::: Data extracts :::

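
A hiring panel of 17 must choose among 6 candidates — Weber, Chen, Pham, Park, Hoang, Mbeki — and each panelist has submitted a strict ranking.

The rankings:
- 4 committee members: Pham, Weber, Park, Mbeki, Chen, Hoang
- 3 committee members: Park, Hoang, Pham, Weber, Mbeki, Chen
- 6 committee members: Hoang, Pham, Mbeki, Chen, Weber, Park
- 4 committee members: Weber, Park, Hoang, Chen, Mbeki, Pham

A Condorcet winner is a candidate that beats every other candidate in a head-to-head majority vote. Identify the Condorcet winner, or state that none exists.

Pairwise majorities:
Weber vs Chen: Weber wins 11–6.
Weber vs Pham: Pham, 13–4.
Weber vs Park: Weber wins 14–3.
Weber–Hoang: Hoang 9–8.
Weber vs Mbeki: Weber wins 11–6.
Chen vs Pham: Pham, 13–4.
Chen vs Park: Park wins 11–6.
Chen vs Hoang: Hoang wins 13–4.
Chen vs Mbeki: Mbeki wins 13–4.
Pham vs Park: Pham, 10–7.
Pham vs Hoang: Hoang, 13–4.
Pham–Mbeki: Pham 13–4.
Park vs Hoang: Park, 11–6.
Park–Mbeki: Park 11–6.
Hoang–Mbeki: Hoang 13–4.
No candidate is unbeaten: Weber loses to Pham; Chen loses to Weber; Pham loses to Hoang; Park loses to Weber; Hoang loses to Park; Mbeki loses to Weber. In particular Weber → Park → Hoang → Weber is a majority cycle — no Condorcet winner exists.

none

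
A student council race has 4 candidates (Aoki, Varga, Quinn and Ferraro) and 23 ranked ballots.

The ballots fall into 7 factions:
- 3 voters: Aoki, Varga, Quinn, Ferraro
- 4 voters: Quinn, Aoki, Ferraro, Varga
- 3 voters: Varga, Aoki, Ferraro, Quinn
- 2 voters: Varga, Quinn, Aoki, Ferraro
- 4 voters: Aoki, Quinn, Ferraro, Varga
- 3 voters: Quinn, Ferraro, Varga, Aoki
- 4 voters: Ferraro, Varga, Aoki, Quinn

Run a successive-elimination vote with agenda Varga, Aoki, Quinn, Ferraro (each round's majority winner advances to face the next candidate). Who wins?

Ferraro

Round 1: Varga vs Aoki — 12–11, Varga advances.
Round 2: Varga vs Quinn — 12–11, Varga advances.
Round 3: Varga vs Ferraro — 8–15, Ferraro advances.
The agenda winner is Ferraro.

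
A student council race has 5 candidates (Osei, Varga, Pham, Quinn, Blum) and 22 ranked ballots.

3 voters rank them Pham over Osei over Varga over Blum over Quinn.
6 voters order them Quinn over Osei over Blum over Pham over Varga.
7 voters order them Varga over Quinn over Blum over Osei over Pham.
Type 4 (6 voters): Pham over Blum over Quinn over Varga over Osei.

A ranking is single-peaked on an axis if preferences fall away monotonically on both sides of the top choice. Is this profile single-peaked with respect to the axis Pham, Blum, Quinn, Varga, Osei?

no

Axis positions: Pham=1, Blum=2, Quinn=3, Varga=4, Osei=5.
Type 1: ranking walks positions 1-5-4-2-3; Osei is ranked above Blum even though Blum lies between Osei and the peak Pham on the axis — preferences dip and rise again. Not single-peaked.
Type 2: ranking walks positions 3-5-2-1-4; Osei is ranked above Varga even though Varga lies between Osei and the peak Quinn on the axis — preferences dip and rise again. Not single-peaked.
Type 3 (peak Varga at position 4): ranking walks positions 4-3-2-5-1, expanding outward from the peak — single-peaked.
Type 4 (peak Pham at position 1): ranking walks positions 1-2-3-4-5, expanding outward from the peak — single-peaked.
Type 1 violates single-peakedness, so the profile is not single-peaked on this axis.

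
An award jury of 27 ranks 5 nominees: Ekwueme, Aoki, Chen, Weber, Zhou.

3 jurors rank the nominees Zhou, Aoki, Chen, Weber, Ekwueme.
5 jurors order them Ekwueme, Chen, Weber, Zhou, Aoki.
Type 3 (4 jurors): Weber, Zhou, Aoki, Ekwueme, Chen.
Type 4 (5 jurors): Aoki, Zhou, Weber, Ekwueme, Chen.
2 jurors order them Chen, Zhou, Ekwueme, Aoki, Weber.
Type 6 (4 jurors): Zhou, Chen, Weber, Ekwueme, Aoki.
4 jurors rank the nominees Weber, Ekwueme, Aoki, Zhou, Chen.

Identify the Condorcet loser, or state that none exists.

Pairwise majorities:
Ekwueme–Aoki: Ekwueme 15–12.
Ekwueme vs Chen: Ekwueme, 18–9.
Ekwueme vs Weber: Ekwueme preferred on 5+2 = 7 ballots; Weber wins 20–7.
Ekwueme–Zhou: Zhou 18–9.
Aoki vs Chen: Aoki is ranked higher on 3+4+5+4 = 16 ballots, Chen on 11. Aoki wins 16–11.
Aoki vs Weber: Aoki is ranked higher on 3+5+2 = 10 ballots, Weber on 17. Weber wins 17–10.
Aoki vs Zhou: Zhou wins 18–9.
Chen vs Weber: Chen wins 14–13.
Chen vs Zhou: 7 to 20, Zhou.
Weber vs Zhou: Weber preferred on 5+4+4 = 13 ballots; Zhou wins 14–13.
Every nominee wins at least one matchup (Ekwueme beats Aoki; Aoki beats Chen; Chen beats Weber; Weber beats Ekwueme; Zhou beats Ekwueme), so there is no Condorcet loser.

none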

:::
::: Data extracts :::

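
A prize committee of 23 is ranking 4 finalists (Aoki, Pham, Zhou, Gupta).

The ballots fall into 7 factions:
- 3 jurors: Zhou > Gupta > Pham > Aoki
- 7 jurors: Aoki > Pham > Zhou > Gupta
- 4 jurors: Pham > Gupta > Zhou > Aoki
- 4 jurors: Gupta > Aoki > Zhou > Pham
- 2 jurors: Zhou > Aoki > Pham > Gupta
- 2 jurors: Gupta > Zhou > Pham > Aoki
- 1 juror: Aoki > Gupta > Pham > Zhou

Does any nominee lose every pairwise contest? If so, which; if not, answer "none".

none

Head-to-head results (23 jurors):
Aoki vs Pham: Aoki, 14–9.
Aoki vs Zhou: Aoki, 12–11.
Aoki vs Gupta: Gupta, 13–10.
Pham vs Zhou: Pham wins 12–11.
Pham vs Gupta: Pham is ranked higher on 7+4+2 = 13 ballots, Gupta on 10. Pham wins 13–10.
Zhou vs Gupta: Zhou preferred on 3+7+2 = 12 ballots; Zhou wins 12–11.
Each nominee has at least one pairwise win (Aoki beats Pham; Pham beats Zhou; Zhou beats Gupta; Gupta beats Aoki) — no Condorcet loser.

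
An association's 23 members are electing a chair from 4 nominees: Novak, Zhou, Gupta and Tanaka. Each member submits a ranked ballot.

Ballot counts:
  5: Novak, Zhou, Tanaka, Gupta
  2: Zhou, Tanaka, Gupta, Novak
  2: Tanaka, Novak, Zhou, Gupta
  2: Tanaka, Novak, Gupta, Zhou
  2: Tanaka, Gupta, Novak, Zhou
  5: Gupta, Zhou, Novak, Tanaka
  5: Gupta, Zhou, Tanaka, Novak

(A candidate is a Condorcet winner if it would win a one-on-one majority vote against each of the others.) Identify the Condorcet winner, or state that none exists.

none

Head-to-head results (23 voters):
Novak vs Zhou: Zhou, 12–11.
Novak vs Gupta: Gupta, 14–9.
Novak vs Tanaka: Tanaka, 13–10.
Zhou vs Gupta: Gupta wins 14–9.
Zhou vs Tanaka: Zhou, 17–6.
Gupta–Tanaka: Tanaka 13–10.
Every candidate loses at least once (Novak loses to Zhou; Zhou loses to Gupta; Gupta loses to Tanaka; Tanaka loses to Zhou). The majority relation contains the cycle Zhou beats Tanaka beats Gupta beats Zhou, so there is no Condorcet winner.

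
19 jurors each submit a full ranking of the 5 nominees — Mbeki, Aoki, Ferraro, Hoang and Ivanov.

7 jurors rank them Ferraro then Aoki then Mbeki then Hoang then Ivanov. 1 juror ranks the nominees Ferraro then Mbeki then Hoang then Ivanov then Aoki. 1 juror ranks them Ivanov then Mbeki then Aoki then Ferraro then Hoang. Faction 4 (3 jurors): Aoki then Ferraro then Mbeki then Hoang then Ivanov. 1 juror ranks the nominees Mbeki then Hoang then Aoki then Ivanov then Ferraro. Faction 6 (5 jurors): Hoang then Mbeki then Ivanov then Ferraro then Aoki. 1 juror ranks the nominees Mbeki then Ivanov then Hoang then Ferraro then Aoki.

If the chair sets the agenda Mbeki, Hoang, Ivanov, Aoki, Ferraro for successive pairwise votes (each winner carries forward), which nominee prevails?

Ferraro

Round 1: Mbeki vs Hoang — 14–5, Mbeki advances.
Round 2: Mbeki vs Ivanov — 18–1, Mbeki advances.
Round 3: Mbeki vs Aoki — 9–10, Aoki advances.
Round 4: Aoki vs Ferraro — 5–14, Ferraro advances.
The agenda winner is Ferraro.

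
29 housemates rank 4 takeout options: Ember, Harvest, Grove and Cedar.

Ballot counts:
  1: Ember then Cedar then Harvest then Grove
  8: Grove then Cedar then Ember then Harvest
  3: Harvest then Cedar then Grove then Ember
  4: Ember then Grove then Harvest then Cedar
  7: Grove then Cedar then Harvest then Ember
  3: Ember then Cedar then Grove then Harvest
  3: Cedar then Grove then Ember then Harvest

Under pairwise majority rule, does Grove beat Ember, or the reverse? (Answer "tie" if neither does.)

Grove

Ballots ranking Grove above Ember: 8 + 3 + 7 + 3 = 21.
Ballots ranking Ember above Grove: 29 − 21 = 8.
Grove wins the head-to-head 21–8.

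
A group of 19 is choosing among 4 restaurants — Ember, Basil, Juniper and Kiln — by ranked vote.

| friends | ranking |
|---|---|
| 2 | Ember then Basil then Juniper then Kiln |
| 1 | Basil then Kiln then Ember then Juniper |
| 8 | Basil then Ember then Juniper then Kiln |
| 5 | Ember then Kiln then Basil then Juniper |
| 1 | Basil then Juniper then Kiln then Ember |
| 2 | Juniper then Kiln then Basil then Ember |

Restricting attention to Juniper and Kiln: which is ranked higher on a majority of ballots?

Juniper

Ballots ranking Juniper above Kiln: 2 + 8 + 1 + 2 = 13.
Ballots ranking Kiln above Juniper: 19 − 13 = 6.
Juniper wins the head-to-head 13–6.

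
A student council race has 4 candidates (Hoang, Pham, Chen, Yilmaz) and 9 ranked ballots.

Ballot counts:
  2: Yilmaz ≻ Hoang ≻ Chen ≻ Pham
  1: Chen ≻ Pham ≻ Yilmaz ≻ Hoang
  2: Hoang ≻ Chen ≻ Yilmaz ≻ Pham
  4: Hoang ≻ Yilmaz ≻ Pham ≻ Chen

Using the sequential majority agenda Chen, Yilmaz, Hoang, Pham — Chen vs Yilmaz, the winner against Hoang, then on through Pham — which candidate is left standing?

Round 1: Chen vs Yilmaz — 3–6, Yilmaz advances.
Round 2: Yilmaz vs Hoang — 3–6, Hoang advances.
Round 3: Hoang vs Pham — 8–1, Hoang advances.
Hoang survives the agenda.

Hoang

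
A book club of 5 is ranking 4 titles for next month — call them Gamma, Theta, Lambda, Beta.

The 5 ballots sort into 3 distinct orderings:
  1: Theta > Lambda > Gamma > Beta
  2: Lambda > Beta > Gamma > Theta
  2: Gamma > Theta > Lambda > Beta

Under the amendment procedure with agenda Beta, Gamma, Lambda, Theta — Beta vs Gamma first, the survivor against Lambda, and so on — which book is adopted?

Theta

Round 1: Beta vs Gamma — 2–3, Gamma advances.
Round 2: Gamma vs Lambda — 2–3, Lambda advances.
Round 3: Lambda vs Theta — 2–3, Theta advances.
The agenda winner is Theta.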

:::

What the task requires
Output the material above exactly, but only from the line that carries "A hiring panel" through the line that carries "- 4 voters: Ferraro, Varga, Aoki, Quinn".

Expected output
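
A hiring panel of 17 must choose among 6 candidates — Weber, Chen, Pham, Park, Hoang, Mbeki — and each panelist has submitted a strict ranking.

The rankings:
- 4 committee members: Pham, Weber, Park, Mbeki, Chen, Hoang
- 3 committee members: Park, Hoang, Pham, Weber, Mbeki, Chen
- 6 committee members: Hoang, Pham, Mbeki, Chen, Weber, Park
- 4 committee members: Weber, Park, Hoang, Chen, Mbeki, Pham

A Condorcet winner is a candidate that beats every other candidate in a head-to-head majority vote. Identify the Condorcet winner, or state that none exists.

Pairwise majorities:
Weber vs Chen: Weber wins 11–6.
Weber vs Pham: Pham, 13–4.
Weber vs Park: Weber wins 14–3.
Weber–Hoang: Hoang 9–8.
Weber vs Mbeki: Weber wins 11–6.
Chen vs Pham: Pham, 13–4.
Chen vs Park: Park wins 11–6.
Chen vs Hoang: Hoang wins 13–4.
Chen vs Mbeki: Mbeki wins 13–4.
Pham vs Park: Pham, 10–7.
Pham vs Hoang: Hoang, 13–4.
Pham–Mbeki: Pham 13–4.
Park vs Hoang: Park, 11–6.
Park–Mbeki: Park 11–6.
Hoang–Mbeki: Hoang 13–4.
No candidate is unbeaten: Weber loses to Pham; Chen loses to Weber; Pham loses to Hoang; Park loses to Weber; Hoang loses to Park; Mbeki loses to Weber. In particular Weber → Park → Hoang → Weber is a majority cycle — no Condorcet winner exists.

none

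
A student council race has 4 candidates (Aoki, Varga, Quinn and Ferraro) and 23 ranked ballots.

The ballots fall into 7 factions:
- 3 voters: Aoki, Varga, Quinn, Ferraro
- 4 voters: Quinn, Aoki, Ferraro, Varga
- 3 voters: Varga, Aoki, Ferraro, Quinn
- 2 voters: Varga, Quinn, Aoki, Ferraro
- 4 voters: Aoki, Quinn, Ferraro, Varga
- 3 voters: Quinn, Ferraro, Varga, Aoki
- 4 voters: Ferraro, Varga, Aoki, Quinn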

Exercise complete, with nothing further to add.